§ **PROVIDED ENTRIES**
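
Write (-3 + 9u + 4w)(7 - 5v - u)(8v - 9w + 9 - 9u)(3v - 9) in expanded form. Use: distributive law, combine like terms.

-1179v^2 - 270v + 2142vw - 3969w + 1701 + 2457uv - 7047u + 360v^3 + 1167v^2w + 3204uv^2 - 7623uvw + 7938uw - 5022u^2v + 6075u^2 - 1080uv^3 + 1659uv^2w + 999u^2v^2 + 351u^2vw - 1053u^2w + 243u^3v - 729u^3 - 2376vw^2 + 2268w^2 - 480v^3w + 540v^2w^2 + 108uvw^2 - 324uw^2

(-3 + 9u + 4w)(7 - 5v - u)(8v - 9w + 9 - 9u)(3v - 9)
= (-21 + 15v + 3u + 63u - 45uv - 9u^2 + 28w - 20vw - 4uw)(8v - 9w + 9 - 9u)(3v - 9)    [distributive law]
= (-21 + 15v + 66u - 45uv - 9u^2 + 28w - 20vw - 4uw)(8v - 9w + 9 - 9u)(3v - 9)    [combine like terms]
= (-168v + 189w - 189 + 189u + 120v^2 - 135vw + 135v - 135uv + 528uv - 594uw + 594u - 594u^2 - 360uv^2 + 405uvw - 405uv + 405u^2v - 72u^2v + 81u^2w - 81u^2 + 81u^3 + 224vw - 252w^2 + 252w - 252uw - 160v^2w + 180vw^2 - 180vw + 180uvw - 32uvw + 36uw^2 - 36uw + 36u^2w)(3v - 9)    [distributive law]
= (-33v + 441w - 189 + 783u + 120v^2 - 91vw - 12uv - 882uw - 675u^2 - 360uv^2 + 553uvw + 333u^2v + 117u^2w + 81u^3 - 252w^2 - 160v^2w + 180vw^2 + 36uw^2)(3v - 9)    [combine like terms]
= -99v^2 + 297v + 1323vw - 3969w - 567v + 1701 + 2349uv - 7047u + 360v^3 - 1080v^2 - 273v^2w + 819vw - 36uv^2 + 108uv - 2646uvw + 7938uw - 2025u^2v + 6075u^2 - 1080uv^3 + 3240uv^2 + 1659uv^2w - 4977uvw + 999u^2v^2 - 2997u^2v + 351u^2vw - 1053u^2w + 243u^3v - 729u^3 - 756vw^2 + 2268w^2 - 480v^3w + 1440v^2w + 540v^2w^2 - 1620vw^2 + 108uvw^2 - 324uw^2    [distributive law]
= -1179v^2 - 270v + 2142vw - 3969w + 1701 + 2457uv - 7047u + 360v^3 + 1167v^2w + 3204uv^2 - 7623uvw + 7938uw - 5022u^2v + 6075u^2 - 1080uv^3 + 1659uv^2w + 999u^2v^2 + 351u^2vw - 1053u^2w + 243u^3v - 729u^3 - 2376vw^2 + 2268w^2 - 480v^3w + 540v^2w^2 + 108uvw^2 - 324uw^2    [combine like terms]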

§ **INSTRUCTIONS FOR THE TASK**
Line by line, copy the data above.

§ **SOLUTION TO THE PROBLEM**
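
Write (-3 + 9u + 4w)(7 - 5v - u)(8v - 9w + 9 - 9u)(3v - 9) in expanded form. Use: distributive law, combine like terms.

-1179v^2 - 270v + 2142vw - 3969w + 1701 + 2457uv - 7047u + 360v^3 + 1167v^2w + 3204uv^2 - 7623uvw + 7938uw - 5022u^2v + 6075u^2 - 1080uv^3 + 1659uv^2w + 999u^2v^2 + 351u^2vw - 1053u^2w + 243u^3v - 729u^3 - 2376vw^2 + 2268w^2 - 480v^3w + 540v^2w^2 + 108uvw^2 - 324uw^2

(-3 + 9u + 4w)(7 - 5v - u)(8v - 9w + 9 - 9u)(3v - 9)
= (-21 + 15v + 3u + 63u - 45uv - 9u^2 + 28w - 20vw - 4uw)(8v - 9w + 9 - 9u)(3v - 9)    [distributive law]
= (-21 + 15v + 66u - 45uv - 9u^2 + 28w - 20vw - 4uw)(8v - 9w + 9 - 9u)(3v - 9)    [combine like terms]
= (-168v + 189w - 189 + 189u + 120v^2 - 135vw + 135v - 135uv + 528uv - 594uw + 594u - 594u^2 - 360uv^2 + 405uvw - 405uv + 405u^2v - 72u^2v + 81u^2w - 81u^2 + 81u^3 + 224vw - 252w^2 + 252w - 252uw - 160v^2w + 180vw^2 - 180vw + 180uvw - 32uvw + 36uw^2 - 36uw + 36u^2w)(3v - 9)    [distributive law]
= (-33v + 441w - 189 + 783u + 120v^2 - 91vw - 12uv - 882uw - 675u^2 - 360uv^2 + 553uvw + 333u^2v + 117u^2w + 81u^3 - 252w^2 - 160v^2w + 180vw^2 + 36uw^2)(3v - 9)    [combine like terms]
= -99v^2 + 297v + 1323vw - 3969w - 567v + 1701 + 2349uv - 7047u + 360v^3 - 1080v^2 - 273v^2w + 819vw - 36uv^2 + 108uv - 2646uvw + 7938uw - 2025u^2v + 6075u^2 - 1080uv^3 + 3240uv^2 + 1659uv^2w - 4977uvw + 999u^2v^2 - 2997u^2v + 351u^2vw - 1053u^2w + 243u^3v - 729u^3 - 756vw^2 + 2268w^2 - 480v^3w + 1440v^2w + 540v^2w^2 - 1620vw^2 + 108uvw^2 - 324uw^2    [distributive law]
= -1179v^2 - 270v + 2142vw - 3969w + 1701 + 2457uv - 7047u + 360v^3 + 1167v^2w + 3204uv^2 - 7623uvw + 7938uw - 5022u^2v + 6075u^2 - 1080uv^3 + 1659uv^2w + 999u^2v^2 + 351u^2vw - 1053u^2w + 243u^3v - 729u^3 - 2376vw^2 + 2268w^2 - 480v^3w + 540v^2w^2 + 108uvw^2 - 324uw^2    [combine like terms]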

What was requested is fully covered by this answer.